(WORK ITEM):
Restate exactly, and only, the lines spanning from the one with "- polyisocyanurate (R-49.52)" to the end of the records below.

BEGIN

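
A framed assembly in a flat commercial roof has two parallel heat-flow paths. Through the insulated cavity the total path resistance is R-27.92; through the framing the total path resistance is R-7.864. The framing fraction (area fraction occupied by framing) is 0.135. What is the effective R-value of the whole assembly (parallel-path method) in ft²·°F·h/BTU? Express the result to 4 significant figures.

20.77 ft²·°F·h/BTU

U_eff = 0.865/27.92 + 0.135/7.864 = 0.030981 + 0.017167 = 0.048148
R_eff = 1/U_eff = 20.769 ft²·°F·h/BTU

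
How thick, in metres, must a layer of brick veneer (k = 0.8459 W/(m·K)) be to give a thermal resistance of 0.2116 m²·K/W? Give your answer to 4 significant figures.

L = R·k = 0.2116 × 0.8459 = 0.17899 m

0.1790 m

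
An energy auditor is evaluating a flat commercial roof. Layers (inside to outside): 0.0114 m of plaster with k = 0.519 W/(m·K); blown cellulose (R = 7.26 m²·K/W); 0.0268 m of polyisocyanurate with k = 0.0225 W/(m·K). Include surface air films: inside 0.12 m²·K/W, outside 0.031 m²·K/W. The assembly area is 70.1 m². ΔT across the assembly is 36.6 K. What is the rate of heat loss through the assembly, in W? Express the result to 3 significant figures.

297 W

0.0114/0.519 = 0.02197
0.0268/0.0225 = 1.191
R_total = 0.12 + 0.02197 + 7.26 + 1.191 + 0.031 = 8.624 m²·K/W
Q = A·ΔT/R = 70.1 × 36.6 / 8.624 = 297.5 W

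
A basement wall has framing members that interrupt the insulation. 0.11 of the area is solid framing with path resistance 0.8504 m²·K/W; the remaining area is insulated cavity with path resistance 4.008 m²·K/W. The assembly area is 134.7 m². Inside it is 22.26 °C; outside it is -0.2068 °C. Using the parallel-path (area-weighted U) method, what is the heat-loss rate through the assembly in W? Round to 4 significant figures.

1063 W

U_eff = 0.89/4.008 + 0.11/0.8504 = 0.22206 + 0.12935 = 0.35141
R_eff = 1/U_eff = 2.8457 m²·K/W
Q = 134.7 × (22.26 − (-0.2068)) / 2.8457 = 1063.5 W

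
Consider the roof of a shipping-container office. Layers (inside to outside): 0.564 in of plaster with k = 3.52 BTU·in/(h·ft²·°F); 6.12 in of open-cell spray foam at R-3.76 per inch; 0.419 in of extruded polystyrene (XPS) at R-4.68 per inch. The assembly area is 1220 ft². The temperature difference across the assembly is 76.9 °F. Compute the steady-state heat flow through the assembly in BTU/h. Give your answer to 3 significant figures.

0.564/3.52 = 0.1602
6.12 × 3.76 = 23.01
0.419 × 4.68 = 1.961
R_total = 0.1602 + 23.01 + 1.961 = 25.13 ft²·°F·h/BTU
Q = A·ΔT/R = 1220 × 76.9 / 25.13 = 3733 BTU/h

3730 BTU/h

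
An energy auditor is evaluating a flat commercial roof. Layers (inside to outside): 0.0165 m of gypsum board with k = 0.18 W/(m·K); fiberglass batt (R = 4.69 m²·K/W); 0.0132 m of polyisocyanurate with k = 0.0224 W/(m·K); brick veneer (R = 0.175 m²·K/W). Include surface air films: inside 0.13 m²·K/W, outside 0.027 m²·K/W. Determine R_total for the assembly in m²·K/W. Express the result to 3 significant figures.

5.70 m²·K/W

0.0165/0.18 = 0.09167
0.0132/0.0224 = 0.5893
R_total = 0.13 + 0.09167 + 4.69 + 0.5893 + 0.175 + 0.027 = 5.703 m²·K/W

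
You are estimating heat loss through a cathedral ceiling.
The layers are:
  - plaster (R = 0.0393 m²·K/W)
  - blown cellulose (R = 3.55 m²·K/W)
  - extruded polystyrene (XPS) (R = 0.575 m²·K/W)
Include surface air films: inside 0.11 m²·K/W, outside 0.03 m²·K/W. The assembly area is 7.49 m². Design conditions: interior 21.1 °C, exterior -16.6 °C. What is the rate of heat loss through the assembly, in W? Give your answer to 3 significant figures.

R_total = 0.11 + 0.0393 + 3.55 + 0.575 + 0.03 = 4.304 m²·K/W
Q = A·ΔT/R = 7.49 × (21.1 − (-16.6)) / 4.304 = 65.6 W

65.6 W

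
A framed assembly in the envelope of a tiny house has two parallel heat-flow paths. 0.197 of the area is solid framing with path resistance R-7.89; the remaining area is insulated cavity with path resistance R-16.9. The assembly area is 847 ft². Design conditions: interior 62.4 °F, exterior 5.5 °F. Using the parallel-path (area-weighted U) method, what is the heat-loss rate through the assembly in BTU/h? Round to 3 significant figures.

3490 BTU/h

U_eff = 0.803/16.9 + 0.197/7.89 = 0.04751 + 0.02497 = 0.07248
R_eff = 1/U_eff = 13.8 ft²·°F·h/BTU
Q = 847 × (62.4 − 5.5) / 13.8 = 3493 BTU/h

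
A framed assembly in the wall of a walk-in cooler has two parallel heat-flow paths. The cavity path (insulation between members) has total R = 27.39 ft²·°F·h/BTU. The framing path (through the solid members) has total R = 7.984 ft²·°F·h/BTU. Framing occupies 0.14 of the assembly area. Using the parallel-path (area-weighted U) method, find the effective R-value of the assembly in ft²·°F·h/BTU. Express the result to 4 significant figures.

U_eff = 0.86/27.39 + 0.14/7.984 = 0.031398 + 0.017535 = 0.048933
R_eff = 1/U_eff = 20.436 ft²·°F·h/BTU

20.44 ft²·°F·h/BTU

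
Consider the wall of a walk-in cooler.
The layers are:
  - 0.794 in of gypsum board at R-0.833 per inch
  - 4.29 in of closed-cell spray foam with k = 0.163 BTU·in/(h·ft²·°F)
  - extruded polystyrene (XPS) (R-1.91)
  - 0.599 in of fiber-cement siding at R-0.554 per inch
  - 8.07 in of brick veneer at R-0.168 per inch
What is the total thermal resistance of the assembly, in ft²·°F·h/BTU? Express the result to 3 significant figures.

30.6 ft²·°F·h/BTU

0.794 × 0.833 = 0.6614
4.29/0.163 = 26.32
0.599 × 0.554 = 0.3318
8.07 × 0.168 = 1.356
R_total = 0.6614 + 26.32 + 1.91 + 0.3318 + 1.356 = 30.58 ft²·°F·h/BTU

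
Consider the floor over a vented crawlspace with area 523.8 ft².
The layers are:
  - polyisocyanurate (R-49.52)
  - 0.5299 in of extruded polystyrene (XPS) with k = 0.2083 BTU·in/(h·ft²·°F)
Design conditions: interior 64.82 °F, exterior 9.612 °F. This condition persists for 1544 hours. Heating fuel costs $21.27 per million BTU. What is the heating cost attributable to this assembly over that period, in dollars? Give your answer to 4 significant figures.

18.24 dollars

0.5299/0.2083 = 2.5439
R_total = 49.52 + 2.5439 = 52.064 ft²·°F·h/BTU
Q = 523.8 × (64.82 − 9.612) / 52.064 = 555.43 BTU/h
E = 555.43 × 1544 = 857590 BTU
Cost = 857590/10⁶ × 21.27 = $18.241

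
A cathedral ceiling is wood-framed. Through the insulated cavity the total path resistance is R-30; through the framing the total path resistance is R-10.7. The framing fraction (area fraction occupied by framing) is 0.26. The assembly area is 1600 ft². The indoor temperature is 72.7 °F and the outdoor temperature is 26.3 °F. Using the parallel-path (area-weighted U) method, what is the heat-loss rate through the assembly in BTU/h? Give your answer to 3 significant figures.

3640 BTU/h

U_eff = 0.74/30 + 0.26/10.7 = 0.02467 + 0.0243 = 0.04897
R_eff = 1/U_eff = 20.42 ft²·°F·h/BTU
Q = 1600 × (72.7 − 26.3) / 20.42 = 3635 BTU/h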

END

(RESPONSE FOR THIS EXERCISE):
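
  - polyisocyanurate (R-49.52)
  - 0.5299 in of extruded polystyrene (XPS) with k = 0.2083 BTU·in/(h·ft²·°F)
Design conditions: interior 64.82 °F, exterior 9.612 °F. This condition persists for 1544 hours. Heating fuel costs $21.27 per million BTU. What is the heating cost attributable to this assembly over that period, in dollars? Give your answer to 4 significant figures.

18.24 dollars

0.5299/0.2083 = 2.5439
R_total = 49.52 + 2.5439 = 52.064 ft²·°F·h/BTU
Q = 523.8 × (64.82 − 9.612) / 52.064 = 555.43 BTU/h
E = 555.43 × 1544 = 857590 BTU
Cost = 857590/10⁶ × 21.27 = $18.241

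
A cathedral ceiling is wood-framed. Through the insulated cavity the total path resistance is R-30; through the framing the total path resistance is R-10.7. The framing fraction (area fraction occupied by framing) is 0.26. The assembly area is 1600 ft². The indoor temperature is 72.7 °F and the outdoor temperature is 26.3 °F. Using the parallel-path (area-weighted U) method, what is the heat-loss rate through the assembly in BTU/h? Give your answer to 3 significant figures.

3640 BTU/h

U_eff = 0.74/30 + 0.26/10.7 = 0.02467 + 0.0243 = 0.04897
R_eff = 1/U_eff = 20.42 ft²·°F·h/BTU
Q = 1600 × (72.7 − 26.3) / 20.42 = 3635 BTU/h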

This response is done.